(Aim of the exercise):
Looking through the data below, work out how many lines have the word "Given". Reply with that number only.

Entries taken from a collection
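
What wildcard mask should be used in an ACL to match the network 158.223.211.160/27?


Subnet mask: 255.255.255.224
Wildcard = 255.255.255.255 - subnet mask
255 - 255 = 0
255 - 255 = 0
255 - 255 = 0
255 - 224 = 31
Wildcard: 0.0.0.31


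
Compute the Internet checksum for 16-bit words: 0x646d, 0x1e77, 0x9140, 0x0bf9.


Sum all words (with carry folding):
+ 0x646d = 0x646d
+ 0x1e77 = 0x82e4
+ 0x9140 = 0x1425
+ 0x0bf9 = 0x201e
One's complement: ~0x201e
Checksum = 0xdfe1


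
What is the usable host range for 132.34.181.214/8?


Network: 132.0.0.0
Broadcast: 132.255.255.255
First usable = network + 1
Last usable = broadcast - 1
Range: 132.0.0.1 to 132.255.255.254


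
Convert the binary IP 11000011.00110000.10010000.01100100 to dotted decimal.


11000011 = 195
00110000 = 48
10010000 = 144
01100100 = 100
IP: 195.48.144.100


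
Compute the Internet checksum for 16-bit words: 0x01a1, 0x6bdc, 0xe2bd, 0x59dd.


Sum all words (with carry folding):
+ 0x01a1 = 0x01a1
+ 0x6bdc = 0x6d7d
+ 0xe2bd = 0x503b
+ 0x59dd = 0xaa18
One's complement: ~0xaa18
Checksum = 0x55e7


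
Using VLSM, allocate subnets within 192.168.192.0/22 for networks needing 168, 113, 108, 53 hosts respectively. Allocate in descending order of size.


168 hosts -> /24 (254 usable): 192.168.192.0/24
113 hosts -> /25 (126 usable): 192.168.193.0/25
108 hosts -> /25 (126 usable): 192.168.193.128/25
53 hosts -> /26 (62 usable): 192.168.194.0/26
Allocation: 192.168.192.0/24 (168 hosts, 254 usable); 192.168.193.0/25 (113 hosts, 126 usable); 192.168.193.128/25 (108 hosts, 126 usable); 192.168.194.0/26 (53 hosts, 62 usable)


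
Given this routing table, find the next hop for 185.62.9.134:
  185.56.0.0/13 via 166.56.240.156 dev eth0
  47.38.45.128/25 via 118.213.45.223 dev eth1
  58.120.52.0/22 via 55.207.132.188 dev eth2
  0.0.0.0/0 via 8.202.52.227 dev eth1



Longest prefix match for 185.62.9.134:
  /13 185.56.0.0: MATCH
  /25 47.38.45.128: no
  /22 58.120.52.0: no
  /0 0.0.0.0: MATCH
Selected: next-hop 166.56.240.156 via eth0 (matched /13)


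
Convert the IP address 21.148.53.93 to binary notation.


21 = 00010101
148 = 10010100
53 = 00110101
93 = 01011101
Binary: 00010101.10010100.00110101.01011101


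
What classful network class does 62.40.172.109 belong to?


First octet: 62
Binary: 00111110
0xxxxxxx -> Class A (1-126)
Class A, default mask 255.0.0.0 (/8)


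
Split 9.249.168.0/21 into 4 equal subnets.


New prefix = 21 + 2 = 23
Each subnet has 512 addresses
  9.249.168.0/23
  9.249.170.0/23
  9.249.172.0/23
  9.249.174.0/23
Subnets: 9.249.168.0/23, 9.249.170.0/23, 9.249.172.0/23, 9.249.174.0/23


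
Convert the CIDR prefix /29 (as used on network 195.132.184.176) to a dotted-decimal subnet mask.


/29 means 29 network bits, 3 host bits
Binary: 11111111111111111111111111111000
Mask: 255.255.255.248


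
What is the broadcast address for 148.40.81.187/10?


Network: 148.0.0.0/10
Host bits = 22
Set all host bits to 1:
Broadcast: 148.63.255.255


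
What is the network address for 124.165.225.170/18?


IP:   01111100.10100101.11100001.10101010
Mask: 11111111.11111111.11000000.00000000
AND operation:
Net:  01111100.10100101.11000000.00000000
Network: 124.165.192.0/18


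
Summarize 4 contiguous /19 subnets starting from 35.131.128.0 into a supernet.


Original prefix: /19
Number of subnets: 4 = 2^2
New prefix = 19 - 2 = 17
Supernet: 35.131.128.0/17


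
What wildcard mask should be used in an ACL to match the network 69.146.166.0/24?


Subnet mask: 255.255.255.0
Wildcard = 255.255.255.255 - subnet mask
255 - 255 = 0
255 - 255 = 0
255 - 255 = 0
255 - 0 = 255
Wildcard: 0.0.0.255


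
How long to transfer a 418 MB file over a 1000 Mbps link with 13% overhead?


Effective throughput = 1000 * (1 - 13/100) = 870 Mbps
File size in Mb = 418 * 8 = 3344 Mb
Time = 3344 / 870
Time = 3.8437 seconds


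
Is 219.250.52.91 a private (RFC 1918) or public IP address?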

==

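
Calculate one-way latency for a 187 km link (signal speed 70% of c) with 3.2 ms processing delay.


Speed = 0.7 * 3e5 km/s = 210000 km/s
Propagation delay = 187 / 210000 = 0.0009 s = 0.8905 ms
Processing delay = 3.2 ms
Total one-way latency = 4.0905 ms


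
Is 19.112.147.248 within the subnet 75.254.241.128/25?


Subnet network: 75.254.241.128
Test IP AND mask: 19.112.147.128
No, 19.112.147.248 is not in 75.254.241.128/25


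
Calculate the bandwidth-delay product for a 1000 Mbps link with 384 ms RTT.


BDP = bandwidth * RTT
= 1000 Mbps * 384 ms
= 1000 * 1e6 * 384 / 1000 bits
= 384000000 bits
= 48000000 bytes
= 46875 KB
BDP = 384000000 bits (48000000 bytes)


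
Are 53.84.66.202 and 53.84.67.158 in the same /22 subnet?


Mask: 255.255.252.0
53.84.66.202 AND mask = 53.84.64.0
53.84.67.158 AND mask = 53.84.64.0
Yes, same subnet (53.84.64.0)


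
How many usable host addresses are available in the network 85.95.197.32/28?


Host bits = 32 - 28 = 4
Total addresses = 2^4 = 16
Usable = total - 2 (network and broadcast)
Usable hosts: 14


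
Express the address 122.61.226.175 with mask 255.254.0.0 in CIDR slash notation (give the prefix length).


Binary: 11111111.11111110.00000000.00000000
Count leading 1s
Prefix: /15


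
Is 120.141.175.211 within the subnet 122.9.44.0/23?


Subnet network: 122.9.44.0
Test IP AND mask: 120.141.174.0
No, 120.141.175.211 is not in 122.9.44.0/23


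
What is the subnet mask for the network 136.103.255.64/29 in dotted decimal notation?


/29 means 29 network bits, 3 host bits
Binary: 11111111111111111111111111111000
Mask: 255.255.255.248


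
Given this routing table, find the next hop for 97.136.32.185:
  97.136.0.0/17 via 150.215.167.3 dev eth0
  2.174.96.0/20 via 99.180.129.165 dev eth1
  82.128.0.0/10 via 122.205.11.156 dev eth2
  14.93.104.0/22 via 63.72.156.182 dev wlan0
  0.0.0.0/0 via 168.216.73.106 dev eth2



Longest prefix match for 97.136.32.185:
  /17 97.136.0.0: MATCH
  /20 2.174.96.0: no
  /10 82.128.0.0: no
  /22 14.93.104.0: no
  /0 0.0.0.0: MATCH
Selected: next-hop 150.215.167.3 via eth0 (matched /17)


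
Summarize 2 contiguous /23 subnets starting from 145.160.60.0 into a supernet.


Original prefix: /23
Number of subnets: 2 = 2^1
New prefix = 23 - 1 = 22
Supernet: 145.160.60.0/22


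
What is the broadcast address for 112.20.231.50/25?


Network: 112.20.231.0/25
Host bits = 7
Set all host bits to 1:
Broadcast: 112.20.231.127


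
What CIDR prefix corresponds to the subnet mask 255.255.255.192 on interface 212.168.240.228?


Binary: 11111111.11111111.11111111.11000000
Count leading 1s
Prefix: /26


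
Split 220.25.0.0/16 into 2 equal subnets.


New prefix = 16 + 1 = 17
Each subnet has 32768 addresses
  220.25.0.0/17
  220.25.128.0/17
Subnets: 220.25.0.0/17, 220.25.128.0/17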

==

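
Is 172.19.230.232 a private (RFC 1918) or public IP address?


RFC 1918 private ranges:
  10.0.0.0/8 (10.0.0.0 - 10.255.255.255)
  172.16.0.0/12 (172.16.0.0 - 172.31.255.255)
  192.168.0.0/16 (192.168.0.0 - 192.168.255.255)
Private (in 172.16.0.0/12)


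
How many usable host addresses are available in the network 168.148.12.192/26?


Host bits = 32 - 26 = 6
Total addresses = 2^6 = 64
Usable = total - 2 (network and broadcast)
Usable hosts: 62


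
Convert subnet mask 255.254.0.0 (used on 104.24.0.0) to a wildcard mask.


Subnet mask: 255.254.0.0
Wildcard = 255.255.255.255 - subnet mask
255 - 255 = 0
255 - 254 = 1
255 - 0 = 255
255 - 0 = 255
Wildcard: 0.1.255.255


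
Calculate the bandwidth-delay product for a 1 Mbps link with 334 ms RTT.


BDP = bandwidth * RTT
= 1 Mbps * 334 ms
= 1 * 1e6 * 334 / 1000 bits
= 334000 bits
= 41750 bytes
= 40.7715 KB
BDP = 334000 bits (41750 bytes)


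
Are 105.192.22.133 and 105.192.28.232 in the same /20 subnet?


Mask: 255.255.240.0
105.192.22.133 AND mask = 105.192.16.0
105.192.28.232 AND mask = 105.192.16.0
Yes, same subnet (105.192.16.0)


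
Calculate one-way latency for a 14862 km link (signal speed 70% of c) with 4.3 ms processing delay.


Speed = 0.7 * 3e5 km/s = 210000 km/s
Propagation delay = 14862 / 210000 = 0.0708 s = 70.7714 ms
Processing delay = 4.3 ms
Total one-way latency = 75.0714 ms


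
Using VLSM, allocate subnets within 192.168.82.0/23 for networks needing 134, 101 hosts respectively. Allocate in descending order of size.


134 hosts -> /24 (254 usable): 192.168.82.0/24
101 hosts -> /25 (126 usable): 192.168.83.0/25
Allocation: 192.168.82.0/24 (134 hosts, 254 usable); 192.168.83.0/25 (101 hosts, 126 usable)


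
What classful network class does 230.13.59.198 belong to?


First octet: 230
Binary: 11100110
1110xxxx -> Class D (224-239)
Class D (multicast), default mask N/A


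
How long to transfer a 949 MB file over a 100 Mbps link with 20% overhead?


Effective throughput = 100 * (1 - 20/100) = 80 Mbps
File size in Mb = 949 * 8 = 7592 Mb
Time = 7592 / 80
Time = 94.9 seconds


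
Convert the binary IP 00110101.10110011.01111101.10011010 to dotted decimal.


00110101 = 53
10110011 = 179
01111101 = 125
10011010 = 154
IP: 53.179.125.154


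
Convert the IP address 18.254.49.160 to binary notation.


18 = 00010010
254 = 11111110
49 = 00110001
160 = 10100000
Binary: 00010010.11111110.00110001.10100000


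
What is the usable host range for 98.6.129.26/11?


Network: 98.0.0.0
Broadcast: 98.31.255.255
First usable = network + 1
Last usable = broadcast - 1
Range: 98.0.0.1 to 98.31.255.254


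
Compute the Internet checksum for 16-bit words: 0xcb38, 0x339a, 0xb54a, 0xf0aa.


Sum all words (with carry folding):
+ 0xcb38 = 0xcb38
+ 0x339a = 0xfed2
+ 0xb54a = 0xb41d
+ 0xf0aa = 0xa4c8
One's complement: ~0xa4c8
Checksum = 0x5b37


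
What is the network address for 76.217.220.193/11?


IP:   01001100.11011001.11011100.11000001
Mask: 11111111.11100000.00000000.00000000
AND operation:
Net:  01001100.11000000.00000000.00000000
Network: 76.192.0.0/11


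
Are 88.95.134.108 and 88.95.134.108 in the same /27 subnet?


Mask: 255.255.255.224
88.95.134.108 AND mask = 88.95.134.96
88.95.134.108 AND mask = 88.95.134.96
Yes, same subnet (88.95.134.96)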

(Finished exercise):
2